_ASSIGNMENT_.
Reproduce the full listing that follows, matching it exactly.
━━━━━ INPUT DATA
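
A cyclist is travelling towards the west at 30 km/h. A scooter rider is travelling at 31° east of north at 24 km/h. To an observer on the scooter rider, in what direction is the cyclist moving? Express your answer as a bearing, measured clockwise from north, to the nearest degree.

Taking east as x and north as y: cyclist velocity = (-30.000, 0.000) km/h; scooter rider velocity = (12.361, 20.572) km/h.
Velocity of cyclist relative to scooter rider = (-30.000, 0.000) − (12.361, 20.572) = (-42.361, -20.572) km/h.
Bearing = atan2(-42.36, -20.57) = 244.10° clockwise from north.

244°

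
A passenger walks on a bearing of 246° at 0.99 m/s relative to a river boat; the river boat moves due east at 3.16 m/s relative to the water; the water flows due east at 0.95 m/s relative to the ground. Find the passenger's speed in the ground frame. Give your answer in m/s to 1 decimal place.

In east/north components (m/s): passenger relative to river boat = (-0.904, -0.403); river boat relative to water = (3.160, 0.000); water relative to ground = (0.950, 0.000).
Sum = (3.206, -0.403) m/s.
Speed = |(3.206, -0.403)| = 3.231 m/s.

3.2 m/s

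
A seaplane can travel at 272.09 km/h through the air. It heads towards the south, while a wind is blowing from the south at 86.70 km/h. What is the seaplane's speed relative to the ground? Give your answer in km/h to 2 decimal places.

185.39 km/h

Taking east as x and north as y: velocity relative to the air = (0.000, -272.090) km/h; the air relative to ground = (0.000, 86.700) km/h.
Velocity relative to ground = (0.000, -272.090) + (0.000, 86.700) = (0.000, -185.390) km/h.
Speed = |(0.000, -185.390)| = 185.390 km/h.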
━━━━━━━━━━
_OUTPUT_.
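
A cyclist is travelling towards the west at 30 km/h. A scooter rider is travelling at 31° east of north at 24 km/h. To an observer on the scooter rider, in what direction is the cyclist moving? Express your answer as a bearing, measured clockwise from north, to the nearest degree.

Taking east as x and north as y: cyclist velocity = (-30.000, 0.000) km/h; scooter rider velocity = (12.361, 20.572) km/h.
Velocity of cyclist relative to scooter rider = (-30.000, 0.000) − (12.361, 20.572) = (-42.361, -20.572) km/h.
Bearing = atan2(-42.36, -20.57) = 244.10° clockwise from north.

244°

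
A passenger walks on a bearing of 246° at 0.99 m/s relative to a river boat; the river boat moves due east at 3.16 m/s relative to the water; the water flows due east at 0.95 m/s relative to the ground. Find the passenger's speed in the ground frame. Give your answer in m/s to 1 decimal place.

In east/north components (m/s): passenger relative to river boat = (-0.904, -0.403); river boat relative to water = (3.160, 0.000); water relative to ground = (0.950, 0.000).
Sum = (3.206, -0.403) m/s.
Speed = |(3.206, -0.403)| = 3.231 m/s.

3.2 m/s

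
A seaplane can travel at 272.09 km/h through the air. It heads towards the south, while a wind is blowing from the south at 86.70 km/h. What is the seaplane's speed relative to the ground? Give your answer in km/h to 2 decimal places.

185.39 km/h

Taking east as x and north as y: velocity relative to the air = (0.000, -272.090) km/h; the air relative to ground = (0.000, 86.700) km/h.
Velocity relative to ground = (0.000, -272.090) + (0.000, 86.700) = (0.000, -185.390) km/h.
Speed = |(0.000, -185.390)| = 185.390 km/h.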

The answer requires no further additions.